▸ **ASSIGNMENT**: For the entries below, report every line that includes the word "coupling".

(Stored dataset items)
▽

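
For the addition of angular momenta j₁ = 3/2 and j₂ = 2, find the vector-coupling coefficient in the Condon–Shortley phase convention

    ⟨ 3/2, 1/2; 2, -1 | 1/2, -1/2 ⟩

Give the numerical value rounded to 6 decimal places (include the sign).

triangle: 3!·0!·1!/5! = 6/120
(j±m)!: 2!·1!·1!·3!·0!·1! = 12
prefactor² = (2J+1)·Δ·N² = 6/5
  k=1: −1/(1!·2!·0!·0!·0!·1!) = -1/2
Σ = -1/2  ⇒  CG² = 6/5·(-1/2)² = 3/10
CG = −√(3/10) = -0.547723

−√(3/10) = -0.547723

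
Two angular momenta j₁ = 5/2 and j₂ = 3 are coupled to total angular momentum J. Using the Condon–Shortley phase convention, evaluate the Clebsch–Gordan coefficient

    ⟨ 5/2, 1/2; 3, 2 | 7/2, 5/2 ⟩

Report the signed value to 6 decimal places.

−√(2/63) = -0.178174

triangle: 2!·3!·4!/10! = 288/3628800
(j±m)!: 3!·2!·5!·1!·6!·1! = 1036800
prefactor² = (2J+1)·Δ·N² = 4608/7
  k=1: −1/(1!·1!·1!·4!·2!·0!) = -1/48
  k=2: +1/(2!·0!·0!·3!·3!·1!) = 1/72
Σ = -1/144  ⇒  CG² = 4608/7·(-1/144)² = 2/63
CG = −√(2/63) = -0.178174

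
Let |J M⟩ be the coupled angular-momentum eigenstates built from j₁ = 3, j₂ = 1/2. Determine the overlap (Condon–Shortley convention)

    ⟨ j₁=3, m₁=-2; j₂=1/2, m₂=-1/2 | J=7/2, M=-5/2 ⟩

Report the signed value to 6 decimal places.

+0.925820

√[8·0!6!1!/8! · 1!5!0!1!1!6!] = √(86400/7)
  +(−1)^0/∏(0,0,5,0,1,1)! = 1/120  (running 1/120)
⟨..|..⟩ = √(86400/7)·(1/120) = +0.925820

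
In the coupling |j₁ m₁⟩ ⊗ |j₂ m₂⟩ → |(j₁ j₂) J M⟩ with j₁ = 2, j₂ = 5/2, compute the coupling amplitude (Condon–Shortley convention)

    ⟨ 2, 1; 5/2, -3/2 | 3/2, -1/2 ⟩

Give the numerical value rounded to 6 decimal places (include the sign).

j₁+j₂−J=3  J+j₁−j₂=1  J−j₁+j₂=2  j₁+j₂+J+1=7
(j₁±m₁, j₂±m₂, J±M) = (3,1,1,4,1,2)
P² = 96/35
sum k=0..1:
  [0] +1/6 = 1/6
  [1] −1/4 = -1/4
S = -1/12
C² = P²·S² = 2/105 ; C = -0.138013

-0.138013  (= −√(2/105))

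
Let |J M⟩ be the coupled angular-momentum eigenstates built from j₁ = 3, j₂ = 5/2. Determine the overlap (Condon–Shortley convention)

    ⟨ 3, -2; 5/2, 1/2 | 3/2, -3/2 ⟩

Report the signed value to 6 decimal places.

-0.534522  (= −√(2/7))

triangle: 4!×2!×1!/8! = 48/40320
(j±m)!: 1!×5!×3!×2!×0!×3! = 8640
prefactor² = (2J+1)×Δ×N² = 288/7
  k=3: −1/(3!×1!×2!×0!×0!×1!) = -1/12
Σ = -1/12  ⇒  CG² = 288/7×(-1/12)² = 2/7
CG = −√(2/7) = -0.534522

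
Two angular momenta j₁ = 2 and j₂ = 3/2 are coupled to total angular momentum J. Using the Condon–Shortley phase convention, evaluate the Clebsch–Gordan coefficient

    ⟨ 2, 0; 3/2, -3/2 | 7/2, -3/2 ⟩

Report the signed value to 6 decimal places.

√[8·0!4!3!/8! · 2!2!0!3!2!5!] = √(1152/7)
  +(−1)^0/∏(0,0,2,0,2,3)! = 1/24  (running 1/24)
⟨..|..⟩ = √(1152/7)·(1/24) = +0.534522

+√(2/7) = +0.534522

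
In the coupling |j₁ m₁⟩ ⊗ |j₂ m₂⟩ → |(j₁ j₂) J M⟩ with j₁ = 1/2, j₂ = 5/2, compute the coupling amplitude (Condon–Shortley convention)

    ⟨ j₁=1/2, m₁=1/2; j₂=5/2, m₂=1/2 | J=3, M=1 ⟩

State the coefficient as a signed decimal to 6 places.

j₁+j₂−J=0  J+j₁−j₂=1  J−j₁+j₂=5  j₁+j₂+J+1=7
(j₁±m₁, j₂±m₂, J±M) = (1,0,3,2,4,2)
P² = 96
sum k=0..0:
  [0] +1/12 = 1/12
S = 1/12
C² = P²·S² = 2/3 ; C = +0.816497

+√(2/3) = +0.816497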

△

▸ **PROBLEM SOLUTION**:
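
For the addition of angular momenta j₁ = 3/2 and j₂ = 2, find the vector-coupling coefficient in the Condon–Shortley phase convention
In the coupling |j₁ m₁⟩ ⊗ |j₂ m₂⟩ → |(j₁ j₂) J M⟩ with j₁ = 2, j₂ = 5/2, compute the coupling amplitude (Condon–Shortley convention)
In the coupling |j₁ m₁⟩ ⊗ |j₂ m₂⟩ → |(j₁ j₂) J M⟩ with j₁ = 1/2, j₂ = 5/2, compute the coupling amplitude (Condon–Shortley convention)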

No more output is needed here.